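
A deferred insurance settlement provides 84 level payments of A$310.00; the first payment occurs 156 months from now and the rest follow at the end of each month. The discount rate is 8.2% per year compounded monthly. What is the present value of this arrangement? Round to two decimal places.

Ordinary annuity of 84 payments, first payment at period 156.
Periodic rate r = 0.082/12 per month; n is counted in months.
The ordinary-annuity PV formula values the stream one period before the first payment (period 155); discount that back 155 periods:
PV₀ = 310 × [1 − (1+r)^−84] / r × (1+r)^−155 = A$6,877.37

A$6,877.37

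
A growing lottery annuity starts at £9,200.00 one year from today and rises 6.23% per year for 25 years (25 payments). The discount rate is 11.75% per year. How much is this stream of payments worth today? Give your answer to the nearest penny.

£119,694.57

Periodic rate r = 0.1175 per year.
Growing ordinary annuity: PV = PMT₁ × [1 − ((1+g)/(1+r))^n] / (r − g) = 9,200 × [1 − ((1+0.0623)/(1+r))^25] / (r − 0.0623) = £119,694.57.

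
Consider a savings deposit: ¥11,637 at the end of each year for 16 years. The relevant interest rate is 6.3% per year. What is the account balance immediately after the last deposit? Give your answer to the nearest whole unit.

This is an ordinary annuity: 16 deposits of ¥11,637 at the end of each year.
Periodic rate r = 0.063 per year.
FV = PMT × [((1+r)^n − 1)/r] = 11,637 × [(1+r)^16 − 1] / r = ¥306,231

¥306,231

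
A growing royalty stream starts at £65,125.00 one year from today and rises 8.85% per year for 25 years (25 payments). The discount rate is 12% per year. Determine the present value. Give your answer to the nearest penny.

Periodic rate r = 0.12 per year.
Growing ordinary annuity: PV = PMT₁ × [1 − ((1+g)/(1+r))^n] / (r − g) = 65,125 × [1 − ((1+0.0885)/(1+r))^25] / (r − 0.0885) = £1,054,255.02.

£1,054,255.02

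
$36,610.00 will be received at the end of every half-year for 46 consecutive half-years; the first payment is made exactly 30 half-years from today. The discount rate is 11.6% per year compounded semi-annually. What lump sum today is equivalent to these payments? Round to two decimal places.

Ordinary annuity of 46 payments, first payment at period 30.
Periodic rate r = 0.116/2 per half-year; n is counted in half-years.
The ordinary-annuity PV formula values the stream one period before the first payment (period 29); discount that back 29 periods:
PV₀ = 36,610 × [1 − (1+r)^−46] / r × (1+r)^−29 = $113,852.50

$113,852.50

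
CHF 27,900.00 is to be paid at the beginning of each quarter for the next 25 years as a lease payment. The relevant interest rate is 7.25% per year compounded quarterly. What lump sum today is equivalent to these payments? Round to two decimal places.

CHF 1,307,184.14

This is an annuity due: 100 payments of CHF 27,900.00 at the beginning of each quarter.
Periodic rate r = 0.0725/4 per quarter; n is counted in quarters.
PV = PMT × [(1 − (1+r)^−n)/r] × (1+r) = 27,900 × [1 − (1+r)^−100] / r × (1+r) = CHF 1,307,184.14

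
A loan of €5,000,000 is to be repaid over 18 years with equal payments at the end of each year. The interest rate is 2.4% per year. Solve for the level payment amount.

€345,354.00

Level ordinary annuity; solve PV = PMT × [(1 − (1+r)^−n)/r] for PMT.
Periodic rate r = 0.024 per year.
With n = 18: PMT = 5,000,000 / ([(1 − (1+r)^−n)/r]) = €345,354.00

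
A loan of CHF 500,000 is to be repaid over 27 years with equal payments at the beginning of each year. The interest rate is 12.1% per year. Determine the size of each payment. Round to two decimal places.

Level annuity due; solve PV = PMT × [(1 − (1+r)^−n)/r] × (1+r) for PMT.
Periodic rate r = 0.121 per year.
With n = 27: PMT = 500,000 / ([(1 − (1+r)^−n)/r] × (1+r)) = CHF 56,558.77

CHF 56,558.77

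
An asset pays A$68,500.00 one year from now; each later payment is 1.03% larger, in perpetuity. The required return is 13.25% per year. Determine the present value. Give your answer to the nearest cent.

Periodic rate r = 0.1325 per year.
Growing perpetuity (Gordon): PV = PMT₁ / (r − g) = 68,500 / (r − 0.0103) = A$560,556.46.

A$560,556.46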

- _Your task_
Repeat the listing exactly, from its first line to its last.

- _Exercise result_
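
A deferred insurance settlement provides 84 level payments of A$310.00; the first payment occurs 156 months from now and the rest follow at the end of each month. The discount rate is 8.2% per year compounded monthly. What is the present value of this arrangement? Round to two decimal places.

Ordinary annuity of 84 payments, first payment at period 156.
Periodic rate r = 0.082/12 per month; n is counted in months.
The ordinary-annuity PV formula values the stream one period before the first payment (period 155); discount that back 155 periods:
PV₀ = 310 × [1 − (1+r)^−84] / r × (1+r)^−155 = A$6,877.37

A$6,877.37

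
A growing lottery annuity starts at £9,200.00 one year from today and rises 6.23% per year for 25 years (25 payments). The discount rate is 11.75% per year. How much is this stream of payments worth today? Give your answer to the nearest penny.

£119,694.57

Periodic rate r = 0.1175 per year.
Growing ordinary annuity: PV = PMT₁ × [1 − ((1+g)/(1+r))^n] / (r − g) = 9,200 × [1 − ((1+0.0623)/(1+r))^25] / (r − 0.0623) = £119,694.57.

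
Consider a savings deposit: ¥11,637 at the end of each year for 16 years. The relevant interest rate is 6.3% per year. What is the account balance immediately after the last deposit? Give your answer to the nearest whole unit.

This is an ordinary annuity: 16 deposits of ¥11,637 at the end of each year.
Periodic rate r = 0.063 per year.
FV = PMT × [((1+r)^n − 1)/r] = 11,637 × [(1+r)^16 − 1] / r = ¥306,231

¥306,231

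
A growing royalty stream starts at £65,125.00 one year from today and rises 8.85% per year for 25 years (25 payments). The discount rate is 12% per year. Determine the present value. Give your answer to the nearest penny.

Periodic rate r = 0.12 per year.
Growing ordinary annuity: PV = PMT₁ × [1 − ((1+g)/(1+r))^n] / (r − g) = 65,125 × [1 − ((1+0.0885)/(1+r))^25] / (r − 0.0885) = £1,054,255.02.

£1,054,255.02

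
$36,610.00 will be received at the end of every half-year for 46 consecutive half-years; the first payment is made exactly 30 half-years from today. The discount rate is 11.6% per year compounded semi-annually. What lump sum today is equivalent to these payments? Round to two decimal places.

Ordinary annuity of 46 payments, first payment at period 30.
Periodic rate r = 0.116/2 per half-year; n is counted in half-years.
The ordinary-annuity PV formula values the stream one period before the first payment (period 29); discount that back 29 periods:
PV₀ = 36,610 × [1 − (1+r)^−46] / r × (1+r)^−29 = $113,852.50

$113,852.50

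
CHF 27,900.00 is to be paid at the beginning of each quarter for the next 25 years as a lease payment. The relevant interest rate is 7.25% per year compounded quarterly. What lump sum today is equivalent to these payments? Round to two decimal places.

CHF 1,307,184.14

This is an annuity due: 100 payments of CHF 27,900.00 at the beginning of each quarter.
Periodic rate r = 0.0725/4 per quarter; n is counted in quarters.
PV = PMT × [(1 − (1+r)^−n)/r] × (1+r) = 27,900 × [1 − (1+r)^−100] / r × (1+r) = CHF 1,307,184.14

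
A loan of €5,000,000 is to be repaid over 18 years with equal payments at the end of each year. The interest rate is 2.4% per year. Solve for the level payment amount.

€345,354.00

Level ordinary annuity; solve PV = PMT × [(1 − (1+r)^−n)/r] for PMT.
Periodic rate r = 0.024 per year.
With n = 18: PMT = 5,000,000 / ([(1 − (1+r)^−n)/r]) = €345,354.00

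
A loan of CHF 500,000 is to be repaid over 27 years with equal payments at the beginning of each year. The interest rate is 12.1% per year. Determine the size of each payment. Round to two decimal places.

Level annuity due; solve PV = PMT × [(1 − (1+r)^−n)/r] × (1+r) for PMT.
Periodic rate r = 0.121 per year.
With n = 27: PMT = 500,000 / ([(1 − (1+r)^−n)/r] × (1+r)) = CHF 56,558.77

CHF 56,558.77

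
An asset pays A$68,500.00 one year from now; each later payment is 1.03% larger, in perpetuity. The required return is 13.25% per year. Determine the present value. Give your answer to the nearest cent.

Periodic rate r = 0.1325 per year.
Growing perpetuity (Gordon): PV = PMT₁ / (r − g) = 68,500 / (r − 0.0103) = A$560,556.46.

A$560,556.46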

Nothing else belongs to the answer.